======== DATA FOR REVIEW ========

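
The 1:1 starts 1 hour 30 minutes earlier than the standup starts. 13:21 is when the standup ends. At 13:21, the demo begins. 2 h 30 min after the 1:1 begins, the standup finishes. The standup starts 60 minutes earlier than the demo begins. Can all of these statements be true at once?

The standup starts at 13:21 − 60 min = 12:21.
The 1:1 starts at 12:21 − 90 min = 10:51.
The standup ends at 10:51 + 150 min = 13:21.
That matches the stated 13:21, so the schedule is consistent.

Yes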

========

TO DO
Give every record again, exactly as it appears.

SOLUTION TO THIS EXERCISE
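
The 1:1 starts 1 hour 30 minutes earlier than the standup starts. 13:21 is when the standup ends. At 13:21, the demo begins. 2 h 30 min after the 1:1 begins, the standup finishes. The standup starts 60 minutes earlier than the demo begins. Can all of these statements be true at once?

The standup starts at 13:21 − 60 min = 12:21.
The 1:1 starts at 12:21 − 90 min = 10:51.
The standup ends at 10:51 + 150 min = 13:21.
That matches the stated 13:21, so the schedule is consistent.

Yes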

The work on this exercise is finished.